(Dataset entries)
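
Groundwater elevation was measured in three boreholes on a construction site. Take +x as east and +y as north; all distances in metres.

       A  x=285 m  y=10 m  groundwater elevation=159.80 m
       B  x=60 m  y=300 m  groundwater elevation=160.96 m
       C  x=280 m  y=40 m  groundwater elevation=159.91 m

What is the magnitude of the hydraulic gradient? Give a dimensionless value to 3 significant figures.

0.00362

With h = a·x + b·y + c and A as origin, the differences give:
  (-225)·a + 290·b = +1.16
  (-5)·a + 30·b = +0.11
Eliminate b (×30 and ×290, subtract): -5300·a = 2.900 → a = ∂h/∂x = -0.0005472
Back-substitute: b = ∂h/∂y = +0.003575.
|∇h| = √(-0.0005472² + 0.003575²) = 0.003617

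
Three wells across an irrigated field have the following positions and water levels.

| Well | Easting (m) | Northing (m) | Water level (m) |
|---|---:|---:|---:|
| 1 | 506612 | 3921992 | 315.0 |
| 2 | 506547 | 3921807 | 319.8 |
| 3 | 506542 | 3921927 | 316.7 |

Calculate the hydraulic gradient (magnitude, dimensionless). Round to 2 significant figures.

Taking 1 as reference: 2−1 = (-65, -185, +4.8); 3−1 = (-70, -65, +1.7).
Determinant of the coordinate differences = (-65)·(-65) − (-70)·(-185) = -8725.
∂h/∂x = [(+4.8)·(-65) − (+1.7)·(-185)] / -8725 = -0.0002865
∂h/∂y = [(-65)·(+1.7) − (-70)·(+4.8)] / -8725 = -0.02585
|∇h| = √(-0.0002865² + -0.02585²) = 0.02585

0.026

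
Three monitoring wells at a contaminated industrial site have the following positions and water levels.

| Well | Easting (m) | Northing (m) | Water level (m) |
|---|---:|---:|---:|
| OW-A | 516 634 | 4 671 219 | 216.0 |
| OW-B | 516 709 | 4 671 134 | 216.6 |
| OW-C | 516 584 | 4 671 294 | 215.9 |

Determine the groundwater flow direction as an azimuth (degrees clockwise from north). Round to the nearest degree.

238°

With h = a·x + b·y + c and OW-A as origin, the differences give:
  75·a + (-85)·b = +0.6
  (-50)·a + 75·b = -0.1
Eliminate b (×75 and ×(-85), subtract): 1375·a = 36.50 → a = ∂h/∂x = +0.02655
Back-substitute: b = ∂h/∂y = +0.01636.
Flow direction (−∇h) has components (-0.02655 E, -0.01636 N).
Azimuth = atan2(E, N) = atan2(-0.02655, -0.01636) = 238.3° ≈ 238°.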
* * *
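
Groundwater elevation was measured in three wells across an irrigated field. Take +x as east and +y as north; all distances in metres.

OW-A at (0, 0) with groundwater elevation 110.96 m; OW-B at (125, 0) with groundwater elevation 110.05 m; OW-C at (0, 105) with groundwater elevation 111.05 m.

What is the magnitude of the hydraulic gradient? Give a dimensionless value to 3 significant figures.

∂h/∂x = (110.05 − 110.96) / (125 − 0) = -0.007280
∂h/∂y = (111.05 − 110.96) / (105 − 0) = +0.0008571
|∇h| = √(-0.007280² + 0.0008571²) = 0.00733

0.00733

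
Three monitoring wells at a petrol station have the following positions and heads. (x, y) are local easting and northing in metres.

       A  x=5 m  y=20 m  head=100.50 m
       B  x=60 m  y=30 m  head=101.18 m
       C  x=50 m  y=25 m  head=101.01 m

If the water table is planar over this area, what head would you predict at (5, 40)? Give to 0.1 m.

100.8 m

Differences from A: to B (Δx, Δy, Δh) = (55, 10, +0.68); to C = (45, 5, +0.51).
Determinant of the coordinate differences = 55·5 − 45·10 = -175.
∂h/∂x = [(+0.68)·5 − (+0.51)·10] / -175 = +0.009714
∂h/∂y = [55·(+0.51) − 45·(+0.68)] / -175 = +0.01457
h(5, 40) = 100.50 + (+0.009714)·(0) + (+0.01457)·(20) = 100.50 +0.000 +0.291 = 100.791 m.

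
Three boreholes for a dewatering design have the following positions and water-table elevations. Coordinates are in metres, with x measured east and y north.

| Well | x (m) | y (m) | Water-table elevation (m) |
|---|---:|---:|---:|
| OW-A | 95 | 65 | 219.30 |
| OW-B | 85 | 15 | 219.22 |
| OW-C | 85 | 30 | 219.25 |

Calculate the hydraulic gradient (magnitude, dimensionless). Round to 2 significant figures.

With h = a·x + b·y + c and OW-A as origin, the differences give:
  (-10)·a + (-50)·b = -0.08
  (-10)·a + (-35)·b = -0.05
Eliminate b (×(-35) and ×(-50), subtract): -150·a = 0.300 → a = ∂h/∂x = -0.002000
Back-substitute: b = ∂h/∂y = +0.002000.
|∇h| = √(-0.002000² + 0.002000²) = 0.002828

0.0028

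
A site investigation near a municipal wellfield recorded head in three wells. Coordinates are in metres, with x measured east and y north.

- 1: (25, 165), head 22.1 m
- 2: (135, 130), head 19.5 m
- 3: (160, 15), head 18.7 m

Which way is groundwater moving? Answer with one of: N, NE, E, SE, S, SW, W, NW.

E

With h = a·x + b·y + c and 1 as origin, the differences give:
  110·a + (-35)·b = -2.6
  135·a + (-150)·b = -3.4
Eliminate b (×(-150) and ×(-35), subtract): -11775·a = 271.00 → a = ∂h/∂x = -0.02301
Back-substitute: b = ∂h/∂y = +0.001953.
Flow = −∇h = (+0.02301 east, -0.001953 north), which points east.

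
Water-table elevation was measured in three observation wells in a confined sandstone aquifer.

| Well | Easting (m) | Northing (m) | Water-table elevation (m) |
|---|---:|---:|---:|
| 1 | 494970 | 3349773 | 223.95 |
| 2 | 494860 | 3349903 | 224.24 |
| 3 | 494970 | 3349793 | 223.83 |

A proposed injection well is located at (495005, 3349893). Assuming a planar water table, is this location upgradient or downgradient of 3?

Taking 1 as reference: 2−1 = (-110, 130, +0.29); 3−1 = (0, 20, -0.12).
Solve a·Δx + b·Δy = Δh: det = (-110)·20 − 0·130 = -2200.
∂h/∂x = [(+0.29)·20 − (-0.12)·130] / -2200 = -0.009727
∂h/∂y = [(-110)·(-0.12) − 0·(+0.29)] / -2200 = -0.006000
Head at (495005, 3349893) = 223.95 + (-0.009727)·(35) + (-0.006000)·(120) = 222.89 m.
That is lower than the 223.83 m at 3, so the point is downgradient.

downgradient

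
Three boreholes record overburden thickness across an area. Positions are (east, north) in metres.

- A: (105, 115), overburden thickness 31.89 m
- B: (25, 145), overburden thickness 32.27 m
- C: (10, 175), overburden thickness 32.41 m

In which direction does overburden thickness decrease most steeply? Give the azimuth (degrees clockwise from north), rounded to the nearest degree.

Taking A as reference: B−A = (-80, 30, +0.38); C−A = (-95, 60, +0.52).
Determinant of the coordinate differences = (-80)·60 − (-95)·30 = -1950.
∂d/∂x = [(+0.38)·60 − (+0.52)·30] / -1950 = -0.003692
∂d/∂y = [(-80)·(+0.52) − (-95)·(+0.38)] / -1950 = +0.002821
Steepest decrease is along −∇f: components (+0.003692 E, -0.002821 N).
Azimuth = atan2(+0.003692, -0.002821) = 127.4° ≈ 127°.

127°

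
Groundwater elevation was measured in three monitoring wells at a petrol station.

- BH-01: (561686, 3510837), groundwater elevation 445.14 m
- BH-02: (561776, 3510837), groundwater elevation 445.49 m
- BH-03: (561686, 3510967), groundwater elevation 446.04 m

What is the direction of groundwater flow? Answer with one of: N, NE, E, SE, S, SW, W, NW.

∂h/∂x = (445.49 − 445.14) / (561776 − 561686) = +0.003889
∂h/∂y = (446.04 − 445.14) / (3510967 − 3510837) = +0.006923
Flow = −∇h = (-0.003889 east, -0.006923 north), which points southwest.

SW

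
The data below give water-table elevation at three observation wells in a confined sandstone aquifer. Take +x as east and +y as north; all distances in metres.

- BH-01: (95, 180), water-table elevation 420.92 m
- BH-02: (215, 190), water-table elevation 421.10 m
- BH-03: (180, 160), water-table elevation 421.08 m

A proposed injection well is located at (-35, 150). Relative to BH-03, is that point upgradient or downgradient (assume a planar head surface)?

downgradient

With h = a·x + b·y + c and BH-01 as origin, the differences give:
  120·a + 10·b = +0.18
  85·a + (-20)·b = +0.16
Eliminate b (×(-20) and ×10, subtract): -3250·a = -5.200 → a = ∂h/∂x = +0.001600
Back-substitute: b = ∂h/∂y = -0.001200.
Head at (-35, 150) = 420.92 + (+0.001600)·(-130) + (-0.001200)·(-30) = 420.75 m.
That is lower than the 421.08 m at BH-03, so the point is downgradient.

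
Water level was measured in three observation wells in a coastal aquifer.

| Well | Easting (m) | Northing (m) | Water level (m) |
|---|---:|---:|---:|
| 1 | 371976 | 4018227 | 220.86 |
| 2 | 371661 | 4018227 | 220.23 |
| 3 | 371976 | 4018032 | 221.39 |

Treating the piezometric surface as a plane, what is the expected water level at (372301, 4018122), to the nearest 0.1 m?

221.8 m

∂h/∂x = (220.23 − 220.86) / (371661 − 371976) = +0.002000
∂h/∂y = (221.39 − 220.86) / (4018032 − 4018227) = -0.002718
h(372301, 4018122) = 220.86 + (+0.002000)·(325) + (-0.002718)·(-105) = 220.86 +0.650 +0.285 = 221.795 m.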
* * *
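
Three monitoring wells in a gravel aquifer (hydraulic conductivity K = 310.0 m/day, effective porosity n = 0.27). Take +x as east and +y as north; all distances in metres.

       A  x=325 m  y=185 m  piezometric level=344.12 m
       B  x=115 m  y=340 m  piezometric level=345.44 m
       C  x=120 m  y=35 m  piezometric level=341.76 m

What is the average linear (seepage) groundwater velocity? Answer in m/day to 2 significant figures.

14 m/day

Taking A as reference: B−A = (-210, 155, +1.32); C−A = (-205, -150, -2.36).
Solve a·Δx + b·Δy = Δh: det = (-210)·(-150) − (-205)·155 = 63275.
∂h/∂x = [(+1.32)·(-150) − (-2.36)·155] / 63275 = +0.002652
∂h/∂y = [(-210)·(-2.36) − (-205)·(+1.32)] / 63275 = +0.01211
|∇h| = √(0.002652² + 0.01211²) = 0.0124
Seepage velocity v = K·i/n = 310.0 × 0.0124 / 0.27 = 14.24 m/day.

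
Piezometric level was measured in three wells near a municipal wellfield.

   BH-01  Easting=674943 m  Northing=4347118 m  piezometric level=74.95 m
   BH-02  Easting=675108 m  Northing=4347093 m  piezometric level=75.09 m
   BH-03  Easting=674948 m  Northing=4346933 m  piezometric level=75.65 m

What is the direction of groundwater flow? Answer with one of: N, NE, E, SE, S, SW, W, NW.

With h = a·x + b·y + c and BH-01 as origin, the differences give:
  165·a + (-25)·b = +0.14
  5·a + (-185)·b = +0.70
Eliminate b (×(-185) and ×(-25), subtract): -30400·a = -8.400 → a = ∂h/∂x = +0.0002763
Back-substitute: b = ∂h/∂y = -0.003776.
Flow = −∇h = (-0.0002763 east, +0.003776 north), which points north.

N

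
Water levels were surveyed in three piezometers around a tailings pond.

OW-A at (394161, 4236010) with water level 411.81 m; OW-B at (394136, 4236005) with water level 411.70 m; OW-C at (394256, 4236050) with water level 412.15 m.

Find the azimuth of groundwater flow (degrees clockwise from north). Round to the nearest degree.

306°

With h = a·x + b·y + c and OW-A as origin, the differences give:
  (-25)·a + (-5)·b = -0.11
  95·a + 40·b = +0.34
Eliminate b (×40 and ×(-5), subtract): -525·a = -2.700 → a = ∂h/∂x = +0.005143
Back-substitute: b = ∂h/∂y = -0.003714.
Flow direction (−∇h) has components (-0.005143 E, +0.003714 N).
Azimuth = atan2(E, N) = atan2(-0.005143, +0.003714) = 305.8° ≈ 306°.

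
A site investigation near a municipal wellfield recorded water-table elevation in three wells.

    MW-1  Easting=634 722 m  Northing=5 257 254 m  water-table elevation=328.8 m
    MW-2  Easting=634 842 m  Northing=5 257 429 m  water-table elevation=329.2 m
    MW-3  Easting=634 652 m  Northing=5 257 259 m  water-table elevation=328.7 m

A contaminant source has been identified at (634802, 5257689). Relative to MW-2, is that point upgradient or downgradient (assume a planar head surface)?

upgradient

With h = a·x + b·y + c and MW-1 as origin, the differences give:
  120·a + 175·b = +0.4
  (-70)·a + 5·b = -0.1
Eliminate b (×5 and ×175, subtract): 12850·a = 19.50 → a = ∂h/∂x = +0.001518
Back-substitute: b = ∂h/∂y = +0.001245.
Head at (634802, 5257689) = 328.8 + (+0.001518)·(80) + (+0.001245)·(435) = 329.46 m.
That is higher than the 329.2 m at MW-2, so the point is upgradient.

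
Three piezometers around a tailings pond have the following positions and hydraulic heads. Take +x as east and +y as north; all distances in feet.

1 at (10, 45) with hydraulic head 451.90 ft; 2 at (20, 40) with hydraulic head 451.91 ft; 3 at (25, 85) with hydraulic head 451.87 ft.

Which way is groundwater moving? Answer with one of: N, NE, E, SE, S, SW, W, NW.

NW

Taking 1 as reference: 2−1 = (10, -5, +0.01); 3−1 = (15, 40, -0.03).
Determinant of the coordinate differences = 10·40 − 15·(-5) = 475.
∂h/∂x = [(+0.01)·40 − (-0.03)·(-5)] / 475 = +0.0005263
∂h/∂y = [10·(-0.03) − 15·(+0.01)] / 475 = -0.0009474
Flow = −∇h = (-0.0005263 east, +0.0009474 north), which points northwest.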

**WORK ORDER:** All lines above that include the word "investigation" should be located and copied.

**RESPONSE AREA:**
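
A site investigation near a municipal wellfield recorded head in three wells. Coordinates are in metres, with x measured east and y north.
A site investigation near a municipal wellfield recorded water-table elevation in three wells.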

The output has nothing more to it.